_YOUR INSTRUCTIONS_. Find the line with "Fix the space" in the records below. Copy it and every line after it, up to and including the line with "Conventions: (U B)".

_DATA PROVIDED_.
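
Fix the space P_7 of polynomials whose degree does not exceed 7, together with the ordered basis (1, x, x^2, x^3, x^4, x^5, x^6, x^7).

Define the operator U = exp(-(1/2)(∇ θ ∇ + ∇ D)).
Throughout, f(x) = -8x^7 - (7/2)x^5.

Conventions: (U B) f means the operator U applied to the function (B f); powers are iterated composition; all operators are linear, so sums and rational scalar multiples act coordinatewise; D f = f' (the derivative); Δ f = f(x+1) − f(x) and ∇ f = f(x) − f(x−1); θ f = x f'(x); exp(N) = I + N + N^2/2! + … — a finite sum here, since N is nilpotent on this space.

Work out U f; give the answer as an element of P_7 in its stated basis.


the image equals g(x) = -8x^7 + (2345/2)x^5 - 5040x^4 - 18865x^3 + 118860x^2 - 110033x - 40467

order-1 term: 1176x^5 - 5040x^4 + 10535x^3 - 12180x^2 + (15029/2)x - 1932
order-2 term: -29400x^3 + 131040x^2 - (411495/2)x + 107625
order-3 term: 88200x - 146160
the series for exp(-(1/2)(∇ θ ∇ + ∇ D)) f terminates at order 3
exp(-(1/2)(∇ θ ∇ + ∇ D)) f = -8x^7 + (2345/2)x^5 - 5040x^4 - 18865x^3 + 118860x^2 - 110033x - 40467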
--
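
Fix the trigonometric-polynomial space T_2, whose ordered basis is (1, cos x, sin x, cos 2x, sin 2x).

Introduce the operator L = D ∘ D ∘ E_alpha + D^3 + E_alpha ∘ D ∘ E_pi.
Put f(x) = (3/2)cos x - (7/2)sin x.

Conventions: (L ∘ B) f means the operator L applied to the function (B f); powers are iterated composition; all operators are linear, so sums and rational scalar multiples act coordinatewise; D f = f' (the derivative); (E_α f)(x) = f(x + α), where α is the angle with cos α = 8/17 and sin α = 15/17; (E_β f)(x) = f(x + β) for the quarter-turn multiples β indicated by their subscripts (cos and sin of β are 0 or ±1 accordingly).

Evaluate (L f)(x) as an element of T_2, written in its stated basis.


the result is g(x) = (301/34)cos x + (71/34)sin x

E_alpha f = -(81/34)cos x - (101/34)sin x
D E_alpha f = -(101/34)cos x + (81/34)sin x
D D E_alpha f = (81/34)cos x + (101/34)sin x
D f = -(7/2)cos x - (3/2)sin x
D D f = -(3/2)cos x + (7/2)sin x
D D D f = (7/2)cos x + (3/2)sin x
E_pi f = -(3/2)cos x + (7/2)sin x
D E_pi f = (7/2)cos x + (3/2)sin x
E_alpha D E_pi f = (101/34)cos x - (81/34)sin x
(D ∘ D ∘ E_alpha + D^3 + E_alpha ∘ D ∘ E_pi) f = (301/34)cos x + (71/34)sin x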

_SOLUTION TO THIS PROBLEM_.
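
Fix the space P_7 of polynomials whose degree does not exceed 7, together with the ordered basis (1, x, x^2, x^3, x^4, x^5, x^6, x^7).

Define the operator U = exp(-(1/2)(∇ θ ∇ + ∇ D)).
Throughout, f(x) = -8x^7 - (7/2)x^5.

Conventions: (U B) f means the operator U applied to the function (B f); powers are iterated composition; all operators are linear, so sums and rational scalar multiples act coordinatewise; D f = f' (the derivative); Δ f = f(x+1) − f(x) and ∇ f = f(x) − f(x−1); θ f = x f'(x); exp(N) = I + N + N^2/2! + … — a finite sum here, since N is nilpotent on this space.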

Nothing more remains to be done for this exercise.